SOURCE RECORDS:
########

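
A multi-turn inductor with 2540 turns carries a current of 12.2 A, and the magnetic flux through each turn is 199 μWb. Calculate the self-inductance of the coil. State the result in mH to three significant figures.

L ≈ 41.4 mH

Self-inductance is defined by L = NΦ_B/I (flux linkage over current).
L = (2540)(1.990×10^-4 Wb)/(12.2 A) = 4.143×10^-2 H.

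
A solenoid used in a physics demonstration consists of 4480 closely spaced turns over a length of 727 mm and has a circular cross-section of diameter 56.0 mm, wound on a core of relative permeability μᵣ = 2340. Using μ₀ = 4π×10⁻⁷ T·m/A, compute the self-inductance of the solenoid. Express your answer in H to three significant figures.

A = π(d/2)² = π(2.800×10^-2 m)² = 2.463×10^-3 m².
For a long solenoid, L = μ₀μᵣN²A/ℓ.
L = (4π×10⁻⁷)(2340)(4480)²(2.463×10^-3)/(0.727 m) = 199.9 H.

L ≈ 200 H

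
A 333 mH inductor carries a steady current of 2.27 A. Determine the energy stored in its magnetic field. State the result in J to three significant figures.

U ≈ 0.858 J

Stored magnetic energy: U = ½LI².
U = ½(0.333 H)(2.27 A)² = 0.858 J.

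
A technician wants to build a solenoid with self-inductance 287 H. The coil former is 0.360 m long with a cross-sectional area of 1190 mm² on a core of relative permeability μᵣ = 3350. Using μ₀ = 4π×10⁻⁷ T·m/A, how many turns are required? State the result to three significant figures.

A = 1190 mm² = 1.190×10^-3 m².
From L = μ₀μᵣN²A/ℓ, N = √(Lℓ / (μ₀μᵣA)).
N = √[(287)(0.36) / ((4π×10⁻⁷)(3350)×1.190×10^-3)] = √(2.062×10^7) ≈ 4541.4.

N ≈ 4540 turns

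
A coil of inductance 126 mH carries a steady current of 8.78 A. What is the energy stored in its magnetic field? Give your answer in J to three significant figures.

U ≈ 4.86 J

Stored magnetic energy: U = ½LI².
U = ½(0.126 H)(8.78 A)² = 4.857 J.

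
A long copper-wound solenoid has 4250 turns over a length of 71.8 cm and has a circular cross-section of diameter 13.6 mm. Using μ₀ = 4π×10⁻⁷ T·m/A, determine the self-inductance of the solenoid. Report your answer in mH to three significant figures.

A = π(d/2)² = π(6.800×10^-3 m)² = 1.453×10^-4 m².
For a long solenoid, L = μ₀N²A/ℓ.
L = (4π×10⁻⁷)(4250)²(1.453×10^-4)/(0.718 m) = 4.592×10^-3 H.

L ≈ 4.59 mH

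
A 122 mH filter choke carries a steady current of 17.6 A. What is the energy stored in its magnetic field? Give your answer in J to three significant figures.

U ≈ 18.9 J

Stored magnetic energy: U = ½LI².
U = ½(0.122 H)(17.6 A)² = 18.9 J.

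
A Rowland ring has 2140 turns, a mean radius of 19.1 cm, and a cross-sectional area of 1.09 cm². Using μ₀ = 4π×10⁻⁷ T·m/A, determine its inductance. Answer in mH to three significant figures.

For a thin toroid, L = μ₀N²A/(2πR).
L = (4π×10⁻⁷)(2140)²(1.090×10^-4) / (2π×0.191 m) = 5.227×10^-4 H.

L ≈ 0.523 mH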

########

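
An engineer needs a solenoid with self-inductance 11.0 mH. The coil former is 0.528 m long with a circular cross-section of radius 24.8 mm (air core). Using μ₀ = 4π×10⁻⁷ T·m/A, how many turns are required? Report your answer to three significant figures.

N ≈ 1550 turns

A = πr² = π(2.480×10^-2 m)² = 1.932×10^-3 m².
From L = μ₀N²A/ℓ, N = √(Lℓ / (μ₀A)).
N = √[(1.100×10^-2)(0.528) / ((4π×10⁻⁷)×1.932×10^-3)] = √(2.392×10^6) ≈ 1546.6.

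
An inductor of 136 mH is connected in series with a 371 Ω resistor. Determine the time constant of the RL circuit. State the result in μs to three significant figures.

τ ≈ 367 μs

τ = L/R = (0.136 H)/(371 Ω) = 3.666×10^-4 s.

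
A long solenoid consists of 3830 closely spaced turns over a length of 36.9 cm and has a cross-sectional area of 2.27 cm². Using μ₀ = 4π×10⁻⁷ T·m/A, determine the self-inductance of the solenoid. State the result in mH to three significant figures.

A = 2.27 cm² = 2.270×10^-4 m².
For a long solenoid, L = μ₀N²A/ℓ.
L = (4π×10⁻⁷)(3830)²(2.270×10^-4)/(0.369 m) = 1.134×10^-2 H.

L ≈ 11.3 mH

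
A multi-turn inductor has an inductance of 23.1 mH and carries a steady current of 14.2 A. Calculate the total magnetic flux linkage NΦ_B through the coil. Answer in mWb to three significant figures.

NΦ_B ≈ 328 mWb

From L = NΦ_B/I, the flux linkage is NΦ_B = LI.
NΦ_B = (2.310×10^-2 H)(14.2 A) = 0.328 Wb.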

########

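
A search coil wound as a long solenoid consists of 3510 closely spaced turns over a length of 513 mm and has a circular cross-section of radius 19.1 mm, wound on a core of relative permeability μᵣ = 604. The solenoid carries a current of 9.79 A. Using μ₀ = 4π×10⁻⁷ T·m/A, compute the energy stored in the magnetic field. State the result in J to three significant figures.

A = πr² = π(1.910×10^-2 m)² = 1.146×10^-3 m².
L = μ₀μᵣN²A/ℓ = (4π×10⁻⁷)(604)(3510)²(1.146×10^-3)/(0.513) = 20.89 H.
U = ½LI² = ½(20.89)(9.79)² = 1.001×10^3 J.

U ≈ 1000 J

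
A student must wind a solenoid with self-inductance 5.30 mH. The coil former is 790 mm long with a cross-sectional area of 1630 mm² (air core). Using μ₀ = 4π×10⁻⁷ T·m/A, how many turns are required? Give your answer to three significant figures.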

########

TASK DESCRIPTION:
Among the records above, extract exactly the lines from the line with "A search coil" to the line with "A student must", both lines included, and leave out the rest.

EXERCISE RESPONSE:
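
A search coil wound as a long solenoid consists of 3510 closely spaced turns over a length of 513 mm and has a circular cross-section of radius 19.1 mm, wound on a core of relative permeability μᵣ = 604. The solenoid carries a current of 9.79 A. Using μ₀ = 4π×10⁻⁷ T·m/A, compute the energy stored in the magnetic field. State the result in J to three significant figures.

A = πr² = π(1.910×10^-2 m)² = 1.146×10^-3 m².
L = μ₀μᵣN²A/ℓ = (4π×10⁻⁷)(604)(3510)²(1.146×10^-3)/(0.513) = 20.89 H.
U = ½LI² = ½(20.89)(9.79)² = 1.001×10^3 J.

U ≈ 1000 J

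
A student must wind a solenoid with self-inductance 5.30 mH. The coil former is 790 mm long with a cross-sectional area of 1630 mm² (air core). Using μ₀ = 4π×10⁻⁷ T·m/A, how many turns are required? Give your answer to three significant figures.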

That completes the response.